**Task to carry out**: Repeat only the lines below from the one containing "Friday of September, 02:00" through the one containing "Note that 1 Apr", inclusive, exactly as written.

**Available records**:
--- START ---
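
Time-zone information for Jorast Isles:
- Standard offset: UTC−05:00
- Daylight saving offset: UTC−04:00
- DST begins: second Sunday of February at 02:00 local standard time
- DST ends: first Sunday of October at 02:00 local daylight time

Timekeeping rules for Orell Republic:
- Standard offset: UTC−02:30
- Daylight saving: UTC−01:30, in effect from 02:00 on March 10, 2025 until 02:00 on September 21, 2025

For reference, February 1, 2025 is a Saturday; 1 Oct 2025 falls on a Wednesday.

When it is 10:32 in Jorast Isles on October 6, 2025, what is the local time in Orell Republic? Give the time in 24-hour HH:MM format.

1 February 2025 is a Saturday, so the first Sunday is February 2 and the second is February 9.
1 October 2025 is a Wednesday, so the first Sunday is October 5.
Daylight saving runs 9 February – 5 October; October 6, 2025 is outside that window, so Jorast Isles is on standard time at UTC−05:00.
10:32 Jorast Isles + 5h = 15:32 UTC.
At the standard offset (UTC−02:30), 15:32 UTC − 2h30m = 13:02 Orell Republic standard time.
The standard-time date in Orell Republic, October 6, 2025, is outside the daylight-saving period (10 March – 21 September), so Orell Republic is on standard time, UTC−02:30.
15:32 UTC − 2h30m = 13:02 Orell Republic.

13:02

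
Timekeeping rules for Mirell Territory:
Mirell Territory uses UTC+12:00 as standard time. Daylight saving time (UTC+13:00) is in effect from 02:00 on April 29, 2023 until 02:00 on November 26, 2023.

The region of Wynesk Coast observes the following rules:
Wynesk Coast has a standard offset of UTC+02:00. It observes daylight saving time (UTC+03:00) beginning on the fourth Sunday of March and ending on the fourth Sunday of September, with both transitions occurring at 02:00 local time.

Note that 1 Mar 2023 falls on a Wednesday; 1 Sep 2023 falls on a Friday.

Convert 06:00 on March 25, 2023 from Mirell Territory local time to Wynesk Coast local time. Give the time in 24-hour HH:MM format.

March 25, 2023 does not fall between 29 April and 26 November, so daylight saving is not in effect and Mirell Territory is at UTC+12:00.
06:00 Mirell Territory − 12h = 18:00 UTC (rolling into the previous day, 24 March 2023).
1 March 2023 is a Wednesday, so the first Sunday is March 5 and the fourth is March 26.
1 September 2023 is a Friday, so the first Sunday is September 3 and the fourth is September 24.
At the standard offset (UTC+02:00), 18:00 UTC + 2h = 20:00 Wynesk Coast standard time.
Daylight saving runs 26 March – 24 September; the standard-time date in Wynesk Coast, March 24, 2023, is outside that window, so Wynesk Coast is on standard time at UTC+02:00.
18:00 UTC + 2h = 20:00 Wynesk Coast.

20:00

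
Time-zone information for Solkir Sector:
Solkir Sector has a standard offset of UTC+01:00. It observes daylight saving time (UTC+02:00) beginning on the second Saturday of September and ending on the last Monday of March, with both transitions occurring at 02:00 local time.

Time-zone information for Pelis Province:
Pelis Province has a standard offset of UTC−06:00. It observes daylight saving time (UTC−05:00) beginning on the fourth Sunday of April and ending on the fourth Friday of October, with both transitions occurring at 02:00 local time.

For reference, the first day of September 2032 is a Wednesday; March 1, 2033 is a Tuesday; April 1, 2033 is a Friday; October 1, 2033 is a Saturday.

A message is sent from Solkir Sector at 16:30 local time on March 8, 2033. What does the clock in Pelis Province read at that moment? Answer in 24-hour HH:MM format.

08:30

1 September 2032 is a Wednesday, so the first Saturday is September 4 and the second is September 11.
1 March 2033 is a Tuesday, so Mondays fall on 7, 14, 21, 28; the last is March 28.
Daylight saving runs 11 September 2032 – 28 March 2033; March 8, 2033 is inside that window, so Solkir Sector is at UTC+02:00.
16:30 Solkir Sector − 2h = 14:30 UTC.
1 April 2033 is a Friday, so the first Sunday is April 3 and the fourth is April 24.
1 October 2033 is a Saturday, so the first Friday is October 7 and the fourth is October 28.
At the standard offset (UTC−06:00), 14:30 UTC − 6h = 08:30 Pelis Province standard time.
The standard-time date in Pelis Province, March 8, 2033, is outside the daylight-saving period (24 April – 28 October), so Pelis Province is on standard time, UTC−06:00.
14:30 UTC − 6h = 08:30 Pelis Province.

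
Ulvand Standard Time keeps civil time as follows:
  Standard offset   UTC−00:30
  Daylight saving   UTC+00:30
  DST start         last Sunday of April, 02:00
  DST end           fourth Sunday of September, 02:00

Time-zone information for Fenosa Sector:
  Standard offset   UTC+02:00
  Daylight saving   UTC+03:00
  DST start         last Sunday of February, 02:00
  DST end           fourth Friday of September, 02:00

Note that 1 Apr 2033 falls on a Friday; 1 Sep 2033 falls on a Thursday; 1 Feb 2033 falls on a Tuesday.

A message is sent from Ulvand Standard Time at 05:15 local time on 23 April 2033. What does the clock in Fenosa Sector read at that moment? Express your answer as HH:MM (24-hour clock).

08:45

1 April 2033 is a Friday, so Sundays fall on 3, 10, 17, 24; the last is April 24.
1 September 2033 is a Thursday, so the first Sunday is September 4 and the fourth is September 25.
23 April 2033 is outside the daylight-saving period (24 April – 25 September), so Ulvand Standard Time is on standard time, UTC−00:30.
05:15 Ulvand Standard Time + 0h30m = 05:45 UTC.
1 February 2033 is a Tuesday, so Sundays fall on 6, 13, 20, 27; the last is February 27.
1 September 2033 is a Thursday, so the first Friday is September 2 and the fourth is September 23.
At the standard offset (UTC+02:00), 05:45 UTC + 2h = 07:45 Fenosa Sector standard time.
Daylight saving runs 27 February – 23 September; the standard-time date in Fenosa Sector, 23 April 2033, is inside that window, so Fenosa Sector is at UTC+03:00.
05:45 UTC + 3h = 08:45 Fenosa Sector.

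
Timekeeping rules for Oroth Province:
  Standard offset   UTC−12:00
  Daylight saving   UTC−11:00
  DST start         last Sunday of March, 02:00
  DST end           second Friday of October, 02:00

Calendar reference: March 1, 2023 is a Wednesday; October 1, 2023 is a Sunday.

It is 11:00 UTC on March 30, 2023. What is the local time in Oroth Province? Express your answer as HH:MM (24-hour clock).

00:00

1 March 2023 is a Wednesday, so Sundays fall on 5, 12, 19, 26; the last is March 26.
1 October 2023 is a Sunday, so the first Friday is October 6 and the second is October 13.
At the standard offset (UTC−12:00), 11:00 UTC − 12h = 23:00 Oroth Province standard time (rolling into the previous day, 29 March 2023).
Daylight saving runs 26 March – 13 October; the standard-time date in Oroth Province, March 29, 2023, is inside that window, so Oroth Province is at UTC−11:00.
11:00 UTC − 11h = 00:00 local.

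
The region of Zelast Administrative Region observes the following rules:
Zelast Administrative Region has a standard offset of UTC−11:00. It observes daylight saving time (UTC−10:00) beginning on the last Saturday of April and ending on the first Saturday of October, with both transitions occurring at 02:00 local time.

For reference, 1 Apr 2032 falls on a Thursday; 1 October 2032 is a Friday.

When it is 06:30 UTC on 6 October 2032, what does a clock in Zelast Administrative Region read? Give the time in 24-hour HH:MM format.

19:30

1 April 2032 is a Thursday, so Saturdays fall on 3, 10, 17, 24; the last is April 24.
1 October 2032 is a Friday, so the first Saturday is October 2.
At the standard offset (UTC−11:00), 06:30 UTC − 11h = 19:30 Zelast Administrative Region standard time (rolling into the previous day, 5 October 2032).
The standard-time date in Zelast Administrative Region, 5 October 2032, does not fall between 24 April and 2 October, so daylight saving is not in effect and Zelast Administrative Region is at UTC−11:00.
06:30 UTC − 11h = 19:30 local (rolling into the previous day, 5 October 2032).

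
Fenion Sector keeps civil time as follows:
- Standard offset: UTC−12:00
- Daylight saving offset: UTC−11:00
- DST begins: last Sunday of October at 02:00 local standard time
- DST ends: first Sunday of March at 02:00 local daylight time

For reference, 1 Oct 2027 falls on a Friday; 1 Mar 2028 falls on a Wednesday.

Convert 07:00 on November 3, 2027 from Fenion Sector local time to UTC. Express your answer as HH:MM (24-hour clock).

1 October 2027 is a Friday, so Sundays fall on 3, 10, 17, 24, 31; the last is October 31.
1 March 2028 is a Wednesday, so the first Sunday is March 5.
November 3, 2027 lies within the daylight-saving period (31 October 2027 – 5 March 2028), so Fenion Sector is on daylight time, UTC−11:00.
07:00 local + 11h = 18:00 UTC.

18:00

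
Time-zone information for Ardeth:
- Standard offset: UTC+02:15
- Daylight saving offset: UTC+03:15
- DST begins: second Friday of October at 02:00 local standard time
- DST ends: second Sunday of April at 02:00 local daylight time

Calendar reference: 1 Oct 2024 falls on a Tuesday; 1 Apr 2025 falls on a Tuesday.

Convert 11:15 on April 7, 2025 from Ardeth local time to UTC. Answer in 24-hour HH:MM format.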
--- END ---
**Solution for this task**:
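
  DST end           fourth Friday of September, 02:00

Note that 1 Apr 2033 falls on a Friday; 1 Sep 2033 falls on a Thursday; 1 Feb 2033 falls on a Tuesday.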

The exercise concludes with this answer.